## WHAT TO WORK ON
The data below holds a line containing "From a height of 18.05" and a line containing "From a height of 4.68"; please quote exactly those two lines and every line between them, and nothing else.

Stored data entries
BEGIN
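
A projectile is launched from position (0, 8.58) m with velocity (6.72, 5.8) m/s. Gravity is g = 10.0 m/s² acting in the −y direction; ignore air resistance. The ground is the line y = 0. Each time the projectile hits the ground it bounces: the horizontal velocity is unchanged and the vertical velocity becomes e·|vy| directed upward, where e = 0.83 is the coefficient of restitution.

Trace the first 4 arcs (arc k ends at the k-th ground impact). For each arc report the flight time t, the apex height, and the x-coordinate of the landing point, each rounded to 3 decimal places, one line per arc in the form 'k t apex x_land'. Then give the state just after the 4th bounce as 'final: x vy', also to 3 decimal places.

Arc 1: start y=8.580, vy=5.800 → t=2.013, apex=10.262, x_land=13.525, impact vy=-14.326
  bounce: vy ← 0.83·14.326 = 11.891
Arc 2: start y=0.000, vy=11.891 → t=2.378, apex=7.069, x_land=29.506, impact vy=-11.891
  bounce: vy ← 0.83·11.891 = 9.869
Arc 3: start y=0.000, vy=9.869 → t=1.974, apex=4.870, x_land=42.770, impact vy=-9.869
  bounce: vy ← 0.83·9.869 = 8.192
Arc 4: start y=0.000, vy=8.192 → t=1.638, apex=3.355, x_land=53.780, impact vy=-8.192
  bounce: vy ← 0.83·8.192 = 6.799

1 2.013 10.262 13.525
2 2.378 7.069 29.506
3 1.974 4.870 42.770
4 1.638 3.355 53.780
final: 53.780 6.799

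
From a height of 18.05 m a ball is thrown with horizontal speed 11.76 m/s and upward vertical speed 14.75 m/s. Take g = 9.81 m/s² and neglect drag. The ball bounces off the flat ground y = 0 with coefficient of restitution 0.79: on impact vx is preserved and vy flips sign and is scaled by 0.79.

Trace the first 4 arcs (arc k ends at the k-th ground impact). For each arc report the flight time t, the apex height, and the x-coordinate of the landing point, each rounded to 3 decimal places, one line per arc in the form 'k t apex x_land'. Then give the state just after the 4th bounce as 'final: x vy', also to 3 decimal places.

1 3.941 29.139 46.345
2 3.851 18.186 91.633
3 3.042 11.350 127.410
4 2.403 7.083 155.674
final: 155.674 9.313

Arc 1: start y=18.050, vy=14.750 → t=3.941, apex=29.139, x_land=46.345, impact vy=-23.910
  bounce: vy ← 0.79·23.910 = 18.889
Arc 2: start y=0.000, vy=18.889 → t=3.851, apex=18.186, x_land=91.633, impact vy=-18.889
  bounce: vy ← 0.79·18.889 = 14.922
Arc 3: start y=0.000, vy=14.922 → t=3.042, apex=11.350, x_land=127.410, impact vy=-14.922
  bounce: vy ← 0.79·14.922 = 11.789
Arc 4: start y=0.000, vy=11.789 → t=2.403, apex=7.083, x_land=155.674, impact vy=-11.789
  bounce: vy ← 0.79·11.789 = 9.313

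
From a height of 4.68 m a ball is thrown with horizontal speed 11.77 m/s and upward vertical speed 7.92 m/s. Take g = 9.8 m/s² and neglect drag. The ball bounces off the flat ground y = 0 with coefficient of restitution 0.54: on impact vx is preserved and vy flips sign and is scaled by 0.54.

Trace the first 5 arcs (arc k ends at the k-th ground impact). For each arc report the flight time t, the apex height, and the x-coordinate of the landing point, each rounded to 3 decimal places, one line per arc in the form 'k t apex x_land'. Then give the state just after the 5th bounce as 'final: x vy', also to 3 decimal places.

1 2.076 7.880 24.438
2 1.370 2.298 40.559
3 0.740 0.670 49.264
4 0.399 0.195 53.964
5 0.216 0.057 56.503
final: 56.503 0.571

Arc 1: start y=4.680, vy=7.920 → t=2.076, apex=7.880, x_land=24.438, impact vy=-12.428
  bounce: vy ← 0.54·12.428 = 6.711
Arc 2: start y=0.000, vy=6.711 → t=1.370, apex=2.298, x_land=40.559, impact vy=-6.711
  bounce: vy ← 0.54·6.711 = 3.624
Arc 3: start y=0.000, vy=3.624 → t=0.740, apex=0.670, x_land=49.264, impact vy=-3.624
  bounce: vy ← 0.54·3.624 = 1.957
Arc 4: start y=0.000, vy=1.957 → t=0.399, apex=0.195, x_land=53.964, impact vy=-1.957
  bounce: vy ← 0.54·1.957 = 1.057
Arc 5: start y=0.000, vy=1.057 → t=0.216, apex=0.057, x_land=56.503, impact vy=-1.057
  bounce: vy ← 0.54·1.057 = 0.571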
END
## RESULT OF THIS TASK
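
From a height of 18.05 m a ball is thrown with horizontal speed 11.76 m/s and upward vertical speed 14.75 m/s. Take g = 9.81 m/s² and neglect drag. The ball bounces off the flat ground y = 0 with coefficient of restitution 0.79: on impact vx is preserved and vy flips sign and is scaled by 0.79.

Trace the first 4 arcs (arc k ends at the k-th ground impact). For each arc report the flight time t, the apex height, and the x-coordinate of the landing point, each rounded to 3 decimal places, one line per arc in the form 'k t apex x_land'. Then give the state just after the 4th bounce as 'final: x vy', also to 3 decimal places.

1 3.941 29.139 46.345
2 3.851 18.186 91.633
3 3.042 11.350 127.410
4 2.403 7.083 155.674
final: 155.674 9.313

Arc 1: start y=18.050, vy=14.750 → t=3.941, apex=29.139, x_land=46.345, impact vy=-23.910
  bounce: vy ← 0.79·23.910 = 18.889
Arc 2: start y=0.000, vy=18.889 → t=3.851, apex=18.186, x_land=91.633, impact vy=-18.889
  bounce: vy ← 0.79·18.889 = 14.922
Arc 3: start y=0.000, vy=14.922 → t=3.042, apex=11.350, x_land=127.410, impact vy=-14.922
  bounce: vy ← 0.79·14.922 = 11.789
Arc 4: start y=0.000, vy=11.789 → t=2.403, apex=7.083, x_land=155.674, impact vy=-11.789
  bounce: vy ← 0.79·11.789 = 9.313

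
From a height of 4.68 m a ball is thrown with horizontal speed 11.77 m/s and upward vertical speed 7.92 m/s. Take g = 9.8 m/s² and neglect drag. The ball bounces off the flat ground y = 0 with coefficient of restitution 0.54: on impact vx is preserved and vy flips sign and is scaled by 0.54.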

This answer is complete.